→ Aim of the task: When you reach the line containing "either 6, 8, or 9" in the entries below, start writing out each line exactly, and stop after the line containing "C is one of orange, teal".

Stored items

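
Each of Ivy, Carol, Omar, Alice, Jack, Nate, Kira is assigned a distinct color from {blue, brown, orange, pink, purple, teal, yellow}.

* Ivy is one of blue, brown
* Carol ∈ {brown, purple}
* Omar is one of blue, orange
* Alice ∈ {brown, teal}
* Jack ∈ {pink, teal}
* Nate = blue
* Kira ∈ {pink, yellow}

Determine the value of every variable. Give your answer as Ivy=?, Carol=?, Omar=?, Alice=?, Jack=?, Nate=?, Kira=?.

Nate has just one choice, so Nate = blue. So Ivy, Omar can't be blue.
Ivy must be brown (only option left). Eliminate brown elsewhere: Carol, Alice.
Carol's domain is down to {purple}, so Carol = purple.
Omar has just one choice, so Omar = orange.
Alice has just one choice, so Alice = teal. So Jack can't be teal.
Jack must be pink (only option left). So Kira can't be pink.
Kira has just one choice, so Kira = yellow.

Ivy=brown, Carol=purple, Omar=orange, Alice=teal, Jack=pink, Nate=blue, Kira=yellow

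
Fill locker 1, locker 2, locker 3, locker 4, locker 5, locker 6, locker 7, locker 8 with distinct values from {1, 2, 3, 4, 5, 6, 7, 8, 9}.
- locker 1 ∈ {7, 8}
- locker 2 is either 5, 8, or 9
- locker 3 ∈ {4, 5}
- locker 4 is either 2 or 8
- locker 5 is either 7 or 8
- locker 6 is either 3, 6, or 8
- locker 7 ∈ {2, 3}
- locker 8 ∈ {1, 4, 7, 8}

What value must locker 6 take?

6

locker 1 and locker 5 share exactly the 2 values {7, 8}; by pigeonhole those values go to them, so strike 7, 8 from locker 2, locker 4, locker 6, locker 8.
locker 4 has just one choice, so locker 4 = 2. Eliminate 2 elsewhere: locker 7.
That leaves locker 7 = 3. Eliminate 3 elsewhere: locker 6.
So locker 6 = 6.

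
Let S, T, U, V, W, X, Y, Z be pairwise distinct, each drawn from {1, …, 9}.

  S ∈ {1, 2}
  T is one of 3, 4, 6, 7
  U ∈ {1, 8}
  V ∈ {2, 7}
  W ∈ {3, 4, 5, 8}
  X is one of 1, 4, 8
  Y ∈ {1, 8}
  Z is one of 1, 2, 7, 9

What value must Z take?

The 2 variables U and Y are confined to {1, 8}, which locks those values in; drop them from S, W, X, Z.
S has just one choice, so S = 2. So V, Z can't be 2.
That leaves V = 7. Eliminate 7 elsewhere: T, Z.
So Z = 9.

9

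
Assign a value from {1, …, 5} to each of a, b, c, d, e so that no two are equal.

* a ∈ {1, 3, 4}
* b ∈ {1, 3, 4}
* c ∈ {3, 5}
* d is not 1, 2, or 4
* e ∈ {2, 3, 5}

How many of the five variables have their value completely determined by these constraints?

1

Among the 5 variables, 2 fits only e (and all 5 values in {1, 2, 3, 4, 5} must be used), so e = 2.
The 2 variables c and d are confined to {3, 5}, which locks those values in; drop them from a, b.
Determined: e=2. The other variables each still have more than one consistent value. That makes 1.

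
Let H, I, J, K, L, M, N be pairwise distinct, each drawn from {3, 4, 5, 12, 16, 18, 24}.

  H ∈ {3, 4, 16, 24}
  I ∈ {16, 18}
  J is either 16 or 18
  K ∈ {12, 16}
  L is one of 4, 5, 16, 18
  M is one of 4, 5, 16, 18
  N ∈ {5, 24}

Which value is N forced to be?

The 7 variables draw from only 7 values {3, 4, 5, 12, 16, 18, 24}, so each is used; only H can be 3, hence H = 3.
The 6 still-open variables together cover exactly {4, 5, 12, 16, 18, 24} — 6 values for 6 variables — and 12 appears only in K's list, so K = 12.
The 5 still-open variables draw from only 5 values {4, 5, 16, 18, 24}, so each is used; only N can be 24, hence N = 24.

24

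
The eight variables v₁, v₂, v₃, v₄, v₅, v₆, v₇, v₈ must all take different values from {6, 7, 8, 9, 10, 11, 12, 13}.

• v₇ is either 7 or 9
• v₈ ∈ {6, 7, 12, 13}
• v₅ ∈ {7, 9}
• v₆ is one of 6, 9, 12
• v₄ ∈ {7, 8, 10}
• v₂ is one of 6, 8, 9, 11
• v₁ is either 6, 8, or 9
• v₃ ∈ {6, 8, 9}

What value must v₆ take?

The 8 variables draw from only 8 values {6, 7, 8, 9, 10, 11, 12, 13}, so each is used; only v₄ can be 10, hence v₄ = 10.
The 7 still-open variables draw from only 7 values {6, 7, 8, 9, 11, 12, 13}, so each is used; only v₂ can be 11, hence v₂ = 11.
Among the 6 still-open variables, 13 fits only v₈ (and all 6 values in {6, 7, 8, 9, 12, 13} must be used), so v₈ = 13.
Among the 5 still-open variables, 12 fits only v₆ (and all 5 values in {6, 7, 8, 9, 12} must be used), so v₆ = 12.

12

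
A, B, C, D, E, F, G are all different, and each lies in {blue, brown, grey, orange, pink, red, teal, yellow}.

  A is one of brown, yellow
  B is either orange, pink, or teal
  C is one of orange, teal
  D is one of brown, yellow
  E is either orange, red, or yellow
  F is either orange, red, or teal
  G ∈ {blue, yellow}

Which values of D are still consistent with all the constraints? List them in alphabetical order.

brown, yellow

The 7 variables together cover exactly {blue, brown, orange, pink, red, teal, yellow} — 7 values for 7 variables — and blue appears only in G's list, so G = blue.
The 6 still-open variables draw from only 6 values {brown, orange, pink, red, teal, yellow}, so each is used; only B can be pink, hence B = pink.
A and D share exactly the 2 values {brown, yellow}; by pigeonhole those values go to them, so strike brown, yellow from E.
No further eliminations apply; D can still be any of brown, yellow.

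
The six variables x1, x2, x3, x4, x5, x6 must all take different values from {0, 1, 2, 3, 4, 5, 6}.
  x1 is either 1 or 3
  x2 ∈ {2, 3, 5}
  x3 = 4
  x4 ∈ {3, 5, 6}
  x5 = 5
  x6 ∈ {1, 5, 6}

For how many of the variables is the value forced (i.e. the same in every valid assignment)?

3

x3 has just one choice, so x3 = 4.
x5's domain is down to {5}, so x5 = 5. Eliminate 5 elsewhere: x2, x4, x6.
The 4 still-open variables together cover exactly {1, 2, 3, 6} — 4 values for 4 variables — and 2 appears only in x2's list, so x2 = 2.
Determined: x2=2, x3=4, x5=5. The other variables each still have more than one consistent value. That makes 3.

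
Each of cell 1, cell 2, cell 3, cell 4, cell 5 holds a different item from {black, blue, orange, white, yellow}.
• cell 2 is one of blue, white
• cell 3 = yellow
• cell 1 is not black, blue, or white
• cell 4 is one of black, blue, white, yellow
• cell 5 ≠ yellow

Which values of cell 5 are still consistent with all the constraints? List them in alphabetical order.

cell 3 must be yellow (only option left). So cell 1, cell 4 can't be yellow.
That leaves cell 1 = orange. Eliminate orange elsewhere: cell 5.
No further eliminations apply; cell 5 can still be any of black, blue, white.

black, blue, white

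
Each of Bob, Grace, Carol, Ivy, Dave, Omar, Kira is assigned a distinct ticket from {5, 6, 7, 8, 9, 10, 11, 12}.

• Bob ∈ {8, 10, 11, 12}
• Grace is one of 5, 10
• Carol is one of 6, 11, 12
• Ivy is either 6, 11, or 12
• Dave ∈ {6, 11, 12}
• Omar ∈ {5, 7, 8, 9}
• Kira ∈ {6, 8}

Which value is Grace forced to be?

5

Carol, Ivy, Dave between them cover only {6, 11, 12} — a naked triple. Remove those values from Bob, Kira.
That leaves Kira = 8. Remove 8 from Bob, Omar.
Bob's domain is down to {10}, so Bob = 10. Remove 10 from Grace.
So Grace = 5.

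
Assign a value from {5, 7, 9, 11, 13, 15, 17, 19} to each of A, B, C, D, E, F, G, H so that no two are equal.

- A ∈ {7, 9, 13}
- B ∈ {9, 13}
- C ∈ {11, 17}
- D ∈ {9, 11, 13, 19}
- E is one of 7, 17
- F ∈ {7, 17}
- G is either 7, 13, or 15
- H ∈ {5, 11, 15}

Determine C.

Among the 8 variables, 5 fits only H (and all 8 values in {5, 7, 9, 11, 13, 15, 17, 19} must be used), so H = 5.
Among the 7 still-open variables, 15 fits only G (and all 7 values in {7, 9, 11, 13, 15, 17, 19} must be used), so G = 15.
The 6 still-open variables draw from only 6 values {7, 9, 11, 13, 17, 19}, so each is used; only D can be 19, hence D = 19.
The 5 still-open variables together cover exactly {7, 9, 11, 13, 17} — 5 values for 5 variables — and 11 appears only in C's list, so C = 11.

11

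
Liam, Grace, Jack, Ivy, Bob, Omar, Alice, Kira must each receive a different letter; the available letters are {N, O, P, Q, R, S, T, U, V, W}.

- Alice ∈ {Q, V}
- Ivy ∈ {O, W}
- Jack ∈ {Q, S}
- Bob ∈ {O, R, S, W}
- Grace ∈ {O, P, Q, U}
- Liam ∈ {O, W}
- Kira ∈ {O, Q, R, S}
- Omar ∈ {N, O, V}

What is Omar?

The 2 variables Liam and Ivy are confined to {O, W}, which locks those values in; drop them from Grace, Bob, Omar, Kira.
Jack, Bob, Kira share exactly the 3 values {Q, R, S}; by pigeonhole those values go to them, so strike Q, R, S from Grace, Alice.
Alice has just one choice, so Alice = V. Strike V from Omar.
So Omar = N.

N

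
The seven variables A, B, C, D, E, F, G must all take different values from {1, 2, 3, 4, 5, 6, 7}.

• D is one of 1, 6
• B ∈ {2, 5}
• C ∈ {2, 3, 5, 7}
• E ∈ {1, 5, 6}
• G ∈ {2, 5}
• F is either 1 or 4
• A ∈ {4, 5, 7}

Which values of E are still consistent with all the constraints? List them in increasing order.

The 7 variables together cover exactly {1, 2, 3, 4, 5, 6, 7} — 7 values for 7 variables — and 3 appears only in C's list, so C = 3.
Among the 6 still-open variables, 7 fits only A (and all 6 values in {1, 2, 4, 5, 6, 7} must be used), so A = 7.
The 5 still-open variables together cover exactly {1, 2, 4, 5, 6} — 5 values for 5 variables — and 4 appears only in F's list, so F = 4.
B and G between them cover only {2, 5} — a naked pair. Remove those values from E.
No further eliminations apply; E can still be any of 1, 6.

1, 6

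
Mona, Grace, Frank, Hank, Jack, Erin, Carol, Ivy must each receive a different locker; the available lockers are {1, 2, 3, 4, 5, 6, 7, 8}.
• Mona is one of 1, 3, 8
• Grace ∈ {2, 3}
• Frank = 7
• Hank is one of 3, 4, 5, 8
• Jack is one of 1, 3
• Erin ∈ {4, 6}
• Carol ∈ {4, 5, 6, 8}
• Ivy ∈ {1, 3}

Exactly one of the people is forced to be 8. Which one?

Frank has just one choice, so Frank = 7.
The 7 still-open variables together cover exactly {1, 2, 3, 4, 5, 6, 8} — 7 values for 7 variables — and 2 appears only in Grace's list, so Grace = 2.
Jack and Ivy between them cover only {1, 3} — a naked pair. Remove those values from Mona, Hank.
So 8 goes to Mona.

Mona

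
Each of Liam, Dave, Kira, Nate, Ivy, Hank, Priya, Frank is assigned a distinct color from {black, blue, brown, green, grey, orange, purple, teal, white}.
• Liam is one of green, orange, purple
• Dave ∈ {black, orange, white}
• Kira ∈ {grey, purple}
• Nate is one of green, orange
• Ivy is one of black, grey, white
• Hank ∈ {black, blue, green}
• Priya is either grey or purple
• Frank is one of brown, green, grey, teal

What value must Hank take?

blue

Kira and Priya share exactly the 2 values {grey, purple}; by pigeonhole those values go to them, so strike grey, purple from Liam, Ivy, Frank.
The 2 variables Liam and Nate are confined to {green, orange}, which locks those values in; drop them from Dave, Hank, Frank.
Dave and Ivy between them cover only {black, white} — a naked pair. Remove those values from Hank.
So Hank = blue.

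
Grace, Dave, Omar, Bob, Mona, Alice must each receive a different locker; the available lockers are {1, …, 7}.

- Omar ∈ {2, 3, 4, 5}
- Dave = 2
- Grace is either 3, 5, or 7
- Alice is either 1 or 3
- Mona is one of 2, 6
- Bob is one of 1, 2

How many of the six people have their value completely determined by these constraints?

4

Dave must be 2 (only option left). Eliminate 2 elsewhere: Omar, Bob, Mona.
That leaves Bob = 1. Remove 1 from Alice.
Mona must be 6 (only option left).
Alice has just one choice, so Alice = 3. So Grace, Omar can't be 3.
Determined: Dave=2, Bob=1, Mona=6, Alice=3. The other people each still have more than one consistent value. That makes 4.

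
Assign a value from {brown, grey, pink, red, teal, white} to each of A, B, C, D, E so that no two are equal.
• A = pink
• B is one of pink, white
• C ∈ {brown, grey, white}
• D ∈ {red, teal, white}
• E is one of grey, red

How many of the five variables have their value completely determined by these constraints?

A's domain is down to {pink}, so A = pink. Remove pink from B.
B must be white (only option left). Eliminate white elsewhere: C, D.
Determined: A=pink, B=white. The other variables each still have more than one consistent value. That makes 2.

2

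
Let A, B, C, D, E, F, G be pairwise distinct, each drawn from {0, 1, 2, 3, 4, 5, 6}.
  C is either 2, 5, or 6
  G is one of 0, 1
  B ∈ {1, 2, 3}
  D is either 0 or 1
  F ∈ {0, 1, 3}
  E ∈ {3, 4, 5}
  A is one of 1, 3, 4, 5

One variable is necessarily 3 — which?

F

Among the 7 variables, 6 fits only C (and all 7 values in {0, 1, 2, 3, 4, 5, 6} must be used), so C = 6.
Among the 6 still-open variables, 2 fits only B (and all 6 values in {0, 1, 2, 3, 4, 5} must be used), so B = 2.
D and G share exactly the 2 values {0, 1}; by pigeonhole those values go to them, so strike 0, 1 from A, F.
So 3 goes to F.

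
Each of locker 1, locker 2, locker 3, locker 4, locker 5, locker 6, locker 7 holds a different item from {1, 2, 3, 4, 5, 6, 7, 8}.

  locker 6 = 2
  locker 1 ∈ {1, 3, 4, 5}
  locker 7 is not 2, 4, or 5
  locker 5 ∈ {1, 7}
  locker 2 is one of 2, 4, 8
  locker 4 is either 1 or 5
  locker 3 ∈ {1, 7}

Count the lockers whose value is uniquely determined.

2

locker 6 has just one choice, so locker 6 = 2. So locker 2 can't be 2.
locker 3 and locker 5 share exactly the 2 values {1, 7}; by pigeonhole those values go to them, so strike 1, 7 from locker 1, locker 4, locker 7.
locker 4's domain is down to {5}, so locker 4 = 5. Remove 5 from locker 1.
Determined: locker 4=5, locker 6=2. The other lockers each still have more than one consistent value. That makes 2.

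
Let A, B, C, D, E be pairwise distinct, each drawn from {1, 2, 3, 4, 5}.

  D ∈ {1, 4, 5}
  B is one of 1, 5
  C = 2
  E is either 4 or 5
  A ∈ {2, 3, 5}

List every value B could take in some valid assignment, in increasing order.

1, 5

C has just one choice, so C = 2. Strike 2 from A.
The 4 still-open variables together cover exactly {1, 3, 4, 5} — 4 values for 4 variables — and 3 appears only in A's list, so A = 3.
No further eliminations apply; B can still be any of 1, 5.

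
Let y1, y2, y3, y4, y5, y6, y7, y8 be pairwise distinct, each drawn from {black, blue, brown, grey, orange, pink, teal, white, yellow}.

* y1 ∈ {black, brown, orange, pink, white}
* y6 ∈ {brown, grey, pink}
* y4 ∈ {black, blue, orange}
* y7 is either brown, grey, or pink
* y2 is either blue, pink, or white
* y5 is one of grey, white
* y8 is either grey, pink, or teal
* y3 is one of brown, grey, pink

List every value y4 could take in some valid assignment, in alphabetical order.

black, orange

Among the 8 variables, teal fits only y8 (and all 8 values in {black, blue, brown, grey, orange, pink, teal, white} must be used), so y8 = teal.
y3, y6, y7 between them cover only {brown, grey, pink} — a naked triple. Remove those values from y1, y2, y5.
That leaves y5 = white. Strike white from y1, y2.
y2 has just one choice, so y2 = blue. Strike blue from y4.
No further eliminations apply; y4 can still be any of black, orange.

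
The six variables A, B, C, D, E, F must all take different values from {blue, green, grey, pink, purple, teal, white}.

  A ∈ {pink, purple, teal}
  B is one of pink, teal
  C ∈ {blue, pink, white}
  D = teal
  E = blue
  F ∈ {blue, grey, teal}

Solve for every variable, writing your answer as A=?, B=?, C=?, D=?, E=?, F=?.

D must be teal (only option left). Strike teal from A, B, F.
E has just one choice, so E = blue. Strike blue from C, F.
F must be grey (only option left).
That leaves B = pink. So A, C can't be pink.
C's domain is down to {white}, so C = white.
A must be purple (only option left).

A=purple, B=pink, C=white, D=teal, E=blue, F=grey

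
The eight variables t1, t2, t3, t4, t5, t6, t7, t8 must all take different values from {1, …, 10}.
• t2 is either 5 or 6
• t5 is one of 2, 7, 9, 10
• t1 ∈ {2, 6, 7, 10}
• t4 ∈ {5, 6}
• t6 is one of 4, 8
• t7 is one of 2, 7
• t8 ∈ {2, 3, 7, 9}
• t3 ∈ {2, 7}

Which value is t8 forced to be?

The 2 variables t2 and t4 are confined to {5, 6}, which locks those values in; drop them from t1.
t3 and t7 between them cover only {2, 7} — a naked pair. Remove those values from t1, t5, t8.
That leaves t1 = 10. So t5 can't be 10.
That leaves t5 = 9. Strike 9 from t8.
So t8 = 3.

3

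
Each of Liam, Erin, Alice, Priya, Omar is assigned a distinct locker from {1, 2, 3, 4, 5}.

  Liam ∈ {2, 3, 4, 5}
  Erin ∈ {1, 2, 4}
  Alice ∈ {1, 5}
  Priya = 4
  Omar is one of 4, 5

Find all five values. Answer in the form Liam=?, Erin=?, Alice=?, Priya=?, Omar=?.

Priya has just one choice, so Priya = 4. Eliminate 4 elsewhere: Liam, Erin, Omar.
That leaves Omar = 5. Eliminate 5 elsewhere: Liam, Alice.
Alice must be 1 (only option left). Eliminate 1 elsewhere: Erin.
Erin's domain is down to {2}, so Erin = 2. Eliminate 2 elsewhere: Liam.
Liam must be 3 (only option left).

Liam=3, Erin=2, Alice=1, Priya=4, Omar=5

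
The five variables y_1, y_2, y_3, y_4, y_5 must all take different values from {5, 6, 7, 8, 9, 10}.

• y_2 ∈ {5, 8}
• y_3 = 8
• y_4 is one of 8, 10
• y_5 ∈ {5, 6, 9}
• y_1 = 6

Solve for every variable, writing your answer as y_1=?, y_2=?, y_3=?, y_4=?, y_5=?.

y_1's domain is down to {6}, so y_1 = 6. Eliminate 6 elsewhere: y_5.
y_3 has just one choice, so y_3 = 8. Remove 8 from y_2, y_4.
y_4 has just one choice, so y_4 = 10.
y_2 has just one choice, so y_2 = 5. Eliminate 5 elsewhere: y_5.
y_5's domain is down to {9}, so y_5 = 9.

y_1=6, y_2=5, y_3=8, y_4=10, y_5=9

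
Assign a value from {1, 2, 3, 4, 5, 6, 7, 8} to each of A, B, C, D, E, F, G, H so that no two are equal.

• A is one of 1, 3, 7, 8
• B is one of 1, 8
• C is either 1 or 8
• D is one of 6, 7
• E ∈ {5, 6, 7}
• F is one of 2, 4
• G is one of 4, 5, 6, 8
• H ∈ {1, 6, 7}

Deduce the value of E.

5

Among the 8 variables, 2 fits only F (and all 8 values in {1, 2, 3, 4, 5, 6, 7, 8} must be used), so F = 2.
The 7 still-open variables draw from only 7 values {1, 3, 4, 5, 6, 7, 8}, so each is used; only A can be 3, hence A = 3.
The 6 still-open variables draw from only 6 values {1, 4, 5, 6, 7, 8}, so each is used; only G can be 4, hence G = 4.
Among the 5 still-open variables, 5 fits only E (and all 5 values in {1, 5, 6, 7, 8} must be used), so E = 5.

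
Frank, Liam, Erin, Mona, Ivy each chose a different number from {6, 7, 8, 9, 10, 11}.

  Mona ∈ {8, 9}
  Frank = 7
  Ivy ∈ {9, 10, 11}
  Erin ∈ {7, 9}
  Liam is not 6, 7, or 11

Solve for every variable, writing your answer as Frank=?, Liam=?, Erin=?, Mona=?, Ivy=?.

Frank=7, Liam=10, Erin=9, Mona=8, Ivy=11

Frank has just one choice, so Frank = 7. Strike 7 from Erin.
Erin has just one choice, so Erin = 9. So Liam, Mona, Ivy can't be 9.
That leaves Mona = 8. So Liam can't be 8.
That leaves Liam = 10. Remove 10 from Ivy.
Ivy's domain is down to {11}, so Ivy = 11.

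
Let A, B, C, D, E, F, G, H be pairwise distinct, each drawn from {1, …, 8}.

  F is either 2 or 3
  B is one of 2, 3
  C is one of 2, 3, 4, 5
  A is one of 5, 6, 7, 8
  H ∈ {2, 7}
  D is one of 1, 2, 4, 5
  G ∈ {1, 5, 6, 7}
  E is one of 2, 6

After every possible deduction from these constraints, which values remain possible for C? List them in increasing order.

4, 5

The 8 variables draw from only 8 values {1, 2, 3, 4, 5, 6, 7, 8}, so each is used; only A can be 8, hence A = 8.
B and F share exactly the 2 values {2, 3}; by pigeonhole those values go to them, so strike 2, 3 from C, D, E, H.
E must be 6 (only option left). Remove 6 from G.
H has just one choice, so H = 7. Strike 7 from G.
No further eliminations apply; C can still be any of 4, 5.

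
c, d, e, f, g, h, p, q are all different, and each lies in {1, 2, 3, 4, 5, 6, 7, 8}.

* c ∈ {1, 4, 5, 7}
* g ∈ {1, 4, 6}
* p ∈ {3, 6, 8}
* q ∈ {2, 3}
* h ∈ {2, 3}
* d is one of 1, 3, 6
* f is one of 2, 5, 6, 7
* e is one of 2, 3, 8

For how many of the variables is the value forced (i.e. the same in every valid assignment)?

4

The 2 variables h and q are confined to {2, 3}, which locks those values in; drop them from d, e, f, p.
e must be 8 (only option left). Remove 8 from p.
That leaves p = 6. Eliminate 6 elsewhere: d, f, g.
d has just one choice, so d = 1. Remove 1 from c, g.
g must be 4 (only option left). So c can't be 4.
Determined: d=1, e=8, g=4, p=6. The other variables each still have more than one consistent value. That makes 4.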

→ The answer:
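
• v₁ is either 6, 8, or 9
• v₃ ∈ {6, 8, 9}

What value must v₆ take?

The 8 variables draw from only 8 values {6, 7, 8, 9, 10, 11, 12, 13}, so each is used; only v₄ can be 10, hence v₄ = 10.
The 7 still-open variables draw from only 7 values {6, 7, 8, 9, 11, 12, 13}, so each is used; only v₂ can be 11, hence v₂ = 11.
Among the 6 still-open variables, 13 fits only v₈ (and all 6 values in {6, 7, 8, 9, 12, 13} must be used), so v₈ = 13.
Among the 5 still-open variables, 12 fits only v₆ (and all 5 values in {6, 7, 8, 9, 12} must be used), so v₆ = 12.

12

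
A, B, C, D, E, F, G are all different, and each lies in {blue, brown, grey, orange, pink, red, teal, yellow}.

  A is one of brown, yellow
  B is either orange, pink, or teal
  C is one of orange, teal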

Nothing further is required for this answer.